▶ Task requirements
This exercise asks for the records to be retyped exactly as they read.

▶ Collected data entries
= Beginning of Section =

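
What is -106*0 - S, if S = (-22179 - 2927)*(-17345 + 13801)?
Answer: -88975664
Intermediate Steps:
S = 88975664 (S = -25106*(-3544) = 88975664)
-106*0 - S = -106*0 - 1*88975664 = 0 - 88975664 = -88975664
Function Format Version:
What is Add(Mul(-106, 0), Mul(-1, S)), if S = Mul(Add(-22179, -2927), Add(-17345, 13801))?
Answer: -88975664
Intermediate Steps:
S = 88975664 (S = Mul(-25106, -3544) = 88975664)
Add(Mul(-106, 0), Mul(-1, S)) = Add(Mul(-106, 0), Mul(-1, 88975664)) = Add(0, -88975664) = -88975664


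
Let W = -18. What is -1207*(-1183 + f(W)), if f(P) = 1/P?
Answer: 25703065/18 ≈ 1.4279e+6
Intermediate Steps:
-1207*(-1183 + f(W)) = -1207*(-1183 + 1/(-18)) = -1207*(-1183 - 1/18) = -1207*(-21295/18) = 25703065/18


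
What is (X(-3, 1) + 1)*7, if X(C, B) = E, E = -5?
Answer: -28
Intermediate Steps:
X(C, B) = -5
(X(-3, 1) + 1)*7 = (-5 + 1)*7 = -4*7 = -28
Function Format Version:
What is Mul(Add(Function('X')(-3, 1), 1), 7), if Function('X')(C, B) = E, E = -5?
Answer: -28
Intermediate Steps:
Function('X')(C, B) = -5
Mul(Add(Function('X')(-3, 1), 1), 7) = Mul(Add(-5, 1), 7) = Mul(-4, 7) = -28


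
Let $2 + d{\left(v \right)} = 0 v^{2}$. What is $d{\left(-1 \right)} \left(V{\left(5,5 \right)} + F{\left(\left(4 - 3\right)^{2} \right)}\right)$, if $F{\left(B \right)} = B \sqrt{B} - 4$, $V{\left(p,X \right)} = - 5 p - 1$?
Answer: $58$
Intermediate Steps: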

= End of Section =

▶ Task solution
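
What is -106*0 - S, if S = (-22179 - 2927)*(-17345 + 13801)?
Answer: -88975664
Intermediate Steps:
S = 88975664 (S = -25106*(-3544) = 88975664)
-106*0 - S = -106*0 - 1*88975664 = 0 - 88975664 = -88975664
Function Format Version:
What is Add(Mul(-106, 0), Mul(-1, S)), if S = Mul(Add(-22179, -2927), Add(-17345, 13801))?
Answer: -88975664
Intermediate Steps:
S = 88975664 (S = Mul(-25106, -3544) = 88975664)
Add(Mul(-106, 0), Mul(-1, S)) = Add(Mul(-106, 0), Mul(-1, 88975664)) = Add(0, -88975664) = -88975664


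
Let W = -18. What is -1207*(-1183 + f(W)), if f(P) = 1/P?
Answer: 25703065/18 ≈ 1.4279e+6
Intermediate Steps:
-1207*(-1183 + f(W)) = -1207*(-1183 + 1/(-18)) = -1207*(-1183 - 1/18) = -1207*(-21295/18) = 25703065/18


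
What is (X(-3, 1) + 1)*7, if X(C, B) = E, E = -5?
Answer: -28
Intermediate Steps:
X(C, B) = -5
(X(-3, 1) + 1)*7 = (-5 + 1)*7 = -4*7 = -28
Function Format Version:
What is Mul(Add(Function('X')(-3, 1), 1), 7), if Function('X')(C, B) = E, E = -5?
Answer: -28
Intermediate Steps:
Function('X')(C, B) = -5
Mul(Add(Function('X')(-3, 1), 1), 7) = Mul(Add(-5, 1), 7) = Mul(-4, 7) = -28


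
Let $2 + d{\left(v \right)} = 0 v^{2}$. What is $d{\left(-1 \right)} \left(V{\left(5,5 \right)} + F{\left(\left(4 - 3\right)^{2} \right)}\right)$, if $F{\left(B \right)} = B \sqrt{B} - 4$, $V{\left(p,X \right)} = - 5 p - 1$?
Answer: $58$
Intermediate Steps: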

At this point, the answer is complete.